_Exercise instructions_:
The reply should consist of the entire listing, word for word.
[[ The records open ]]
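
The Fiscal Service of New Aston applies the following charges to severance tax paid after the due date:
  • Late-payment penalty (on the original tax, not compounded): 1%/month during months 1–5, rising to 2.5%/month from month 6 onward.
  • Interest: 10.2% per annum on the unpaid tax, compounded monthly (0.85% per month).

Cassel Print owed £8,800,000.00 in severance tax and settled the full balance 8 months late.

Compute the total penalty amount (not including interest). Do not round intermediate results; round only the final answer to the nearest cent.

£1,100,000.00

Penalty, months 1–5: 5 × 1% × £8,800,000.00 = £440,000.00
Penalty, months 6–8: 3 × 2.5% × £8,800,000.00 = £660,000.00
Total penalty = £440,000.00 + £660,000.00 = £1,100,000.00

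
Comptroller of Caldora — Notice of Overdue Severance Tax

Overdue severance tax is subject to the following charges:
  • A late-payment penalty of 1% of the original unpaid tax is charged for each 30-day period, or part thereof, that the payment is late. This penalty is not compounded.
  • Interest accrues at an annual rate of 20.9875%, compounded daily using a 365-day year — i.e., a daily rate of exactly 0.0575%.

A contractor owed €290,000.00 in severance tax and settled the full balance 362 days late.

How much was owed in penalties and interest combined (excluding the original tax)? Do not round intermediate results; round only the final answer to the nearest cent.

Penalty periods: ⌈362/30⌉ = 13; penalty = 13 × 1% × €290,000.00 = €37,700.00
Interest: €290,000.00 × ((1 + 0.000575)^362 − 1) = €290,000.00 × 0.23132421… = €67,084.0195…
Penalties + interest = €37,700.0000 + €67,084.0195… = €104,784.02

€104,784.02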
[[ The records closed ]]
_Answer to this exercise_:
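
The Fiscal Service of New Aston applies the following charges to severance tax paid after the due date:
  • Late-payment penalty (on the original tax, not compounded): 1%/month during months 1–5, rising to 2.5%/month from month 6 onward.
  • Interest: 10.2% per annum on the unpaid tax, compounded monthly (0.85% per month).

Cassel Print owed £8,800,000.00 in severance tax and settled the full balance 8 months late.

Compute the total penalty amount (not including interest). Do not round intermediate results; round only the final answer to the nearest cent.

£1,100,000.00

Penalty, months 1–5: 5 × 1% × £8,800,000.00 = £440,000.00
Penalty, months 6–8: 3 × 2.5% × £8,800,000.00 = £660,000.00
Total penalty = £440,000.00 + £660,000.00 = £1,100,000.00

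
Comptroller of Caldora — Notice of Overdue Severance Tax

Overdue severance tax is subject to the following charges:
  • A late-payment penalty of 1% of the original unpaid tax is charged for each 30-day period, or part thereof, that the payment is late. This penalty is not compounded.
  • Interest accrues at an annual rate of 20.9875%, compounded daily using a 365-day year — i.e., a daily rate of exactly 0.0575%.

A contractor owed €290,000.00 in severance tax and settled the full balance 362 days late.

How much was owed in penalties and interest combined (excluding the original tax)? Do not round intermediate results; round only the final answer to the nearest cent.

Penalty periods: ⌈362/30⌉ = 13; penalty = 13 × 1% × €290,000.00 = €37,700.00
Interest: €290,000.00 × ((1 + 0.000575)^362 − 1) = €290,000.00 × 0.23132421… = €67,084.0195…
Penalties + interest = €37,700.0000 + €67,084.0195… = €104,784.02

€104,784.02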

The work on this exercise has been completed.